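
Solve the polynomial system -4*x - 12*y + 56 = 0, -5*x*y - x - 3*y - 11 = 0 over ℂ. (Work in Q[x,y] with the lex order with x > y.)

Compute a lex Gröbner basis by Buchberger's algorithm.
f_1 = -4*x - 12*y + 56, LT = x.
f_2 = -5*x*y - x - 3*y - 11, LT = x*y.

S(f_1,f_2): lcm = x*y. S = -1/5*x + 3*y**2 - 73/5*y - 11/5.
  leading term x: subtract (1/20)·f_1 from -1/5*x + 3*y**2 - 73/5*y - 11/5 → 3*y**2 - 14*y - 5
  leading term y**2: no divisor's leading term divides it; move 3*y**2 to the remainder.
  leading term y: no divisor's leading term divides it; move -14*y to the remainder.
  leading term 1: no divisor's leading term divides it; move -5 to the remainder.
  remainder 3*y**2 - 14*y - 5 ≠ 0; add h_3 = 3*y**2 - 14*y - 5 to the basis.

S(f_1,h_3): leading monomials are coprime, so the S-polynomial reduces to 0 (Buchberger's first criterion).
S(f_2,h_3): lcm = x*y**2. S = 73/15*x*y + 5/3*x + 3/5*y**2 + 11/5*y.
  leading term x*y: subtract (-73/60*y)·f_1 from 73/15*x*y + 5/3*x + 3/5*y**2 + 11/5*y → 5/3*x - 14*y**2 + 211/3*y
  leading term x: subtract (-5/12)·f_1 from 5/3*x - 14*y**2 + 211/3*y → -14*y**2 + 196/3*y + 70/3
  leading term y**2: subtract (-14/3)·h_3 from -14*y**2 + 196/3*y + 70/3 → 0
  remainder 0.

Every S-polynomial of the final basis reduces to 0, so we have a Gröbner basis.
Inter-reduce: drop elements whose leading term is divisible by another's, tail-reduce, and make monic.
Reduced Gröbner basis: {x + 3*y - 14, y**2 - 14/3*y - 5/3}.

From the last basis element, y**2 - 14/3*y - 5/3 = 0, so y takes values in {-1/3, 5}. Each choice, substituted upward through the basis, yields the corresponding point(s) of the solution set.
  y = -1/3: the earlier basis element becomes x - 15 = 0, giving x = 15 — point (15, -1/3).
  y = 5: the earlier basis element becomes x + 1 = 0, giving x = -1 — point (-1, 5).

{(15, -1/3), (-1, 5)}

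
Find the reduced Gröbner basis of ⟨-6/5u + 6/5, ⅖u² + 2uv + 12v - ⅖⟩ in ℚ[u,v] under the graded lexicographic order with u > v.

G = {u - 1, v}

This is the nonlinear analogue of row-reducing a linear system.

f_1 = -6/5u + 6/5, LT = u.
f_2 = ⅖u² + 2uv + 12v - ⅖, LT = u².

S(f_1,f_2): lcm = u². S = -5uv - u - 30v + 1.
  reduce S modulo (f_1, f_2):
  remainder -35v ≠ 0; add g_3 = -35v to the basis.

The other S-polynomials (S(f_1,g_3), S(f_2,g_3)) all reduce to 0 modulo the current basis, so we have a Gröbner basis.
Inter-reduce: drop elements whose leading term is divisible by another's, tail-reduce, and make monic.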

What to produce: Retyping every line above exactly is all that is needed.

Task output:
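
Solve the polynomial system -4*x - 12*y + 56 = 0, -5*x*y - x - 3*y - 11 = 0 over ℂ. (Work in Q[x,y] with the lex order with x > y.)

Compute a lex Gröbner basis by Buchberger's algorithm.
f_1 = -4*x - 12*y + 56, LT = x.
f_2 = -5*x*y - x - 3*y - 11, LT = x*y.

S(f_1,f_2): lcm = x*y. S = -1/5*x + 3*y**2 - 73/5*y - 11/5.
  leading term x: subtract (1/20)·f_1 from -1/5*x + 3*y**2 - 73/5*y - 11/5 → 3*y**2 - 14*y - 5
  leading term y**2: no divisor's leading term divides it; move 3*y**2 to the remainder.
  leading term y: no divisor's leading term divides it; move -14*y to the remainder.
  leading term 1: no divisor's leading term divides it; move -5 to the remainder.
  remainder 3*y**2 - 14*y - 5 ≠ 0; add h_3 = 3*y**2 - 14*y - 5 to the basis.

S(f_1,h_3): leading monomials are coprime, so the S-polynomial reduces to 0 (Buchberger's first criterion).
S(f_2,h_3): lcm = x*y**2. S = 73/15*x*y + 5/3*x + 3/5*y**2 + 11/5*y.
  leading term x*y: subtract (-73/60*y)·f_1 from 73/15*x*y + 5/3*x + 3/5*y**2 + 11/5*y → 5/3*x - 14*y**2 + 211/3*y
  leading term x: subtract (-5/12)·f_1 from 5/3*x - 14*y**2 + 211/3*y → -14*y**2 + 196/3*y + 70/3
  leading term y**2: subtract (-14/3)·h_3 from -14*y**2 + 196/3*y + 70/3 → 0
  remainder 0.

Every S-polynomial of the final basis reduces to 0, so we have a Gröbner basis.
Inter-reduce: drop elements whose leading term is divisible by another's, tail-reduce, and make monic.
Reduced Gröbner basis: {x + 3*y - 14, y**2 - 14/3*y - 5/3}.

From the last basis element, y**2 - 14/3*y - 5/3 = 0, so y takes values in {-1/3, 5}. Each choice, substituted upward through the basis, yields the corresponding point(s) of the solution set.
  y = -1/3: the earlier basis element becomes x - 15 = 0, giving x = 15 — point (15, -1/3).
  y = 5: the earlier basis element becomes x + 1 = 0, giving x = -1 — point (-1, 5).

{(15, -1/3), (-1, 5)}

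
Find the reduced Gröbner basis of ⟨-6/5u + 6/5, ⅖u² + 2uv + 12v - ⅖⟩ in ℚ[u,v] under the graded lexicographic order with u > v.

G = {u - 1, v}

This is the nonlinear analogue of row-reducing a linear system.

f_1 = -6/5u + 6/5, LT = u.
f_2 = ⅖u² + 2uv + 12v - ⅖, LT = u².

S(f_1,f_2): lcm = u². S = -5uv - u - 30v + 1.
  reduce S modulo (f_1, f_2):
  remainder -35v ≠ 0; add g_3 = -35v to the basis.

The other S-polynomials (S(f_1,g_3), S(f_2,g_3)) all reduce to 0 modulo the current basis, so we have a Gröbner basis.
Inter-reduce: drop elements whose leading term is divisible by another's, tail-reduce, and make monic.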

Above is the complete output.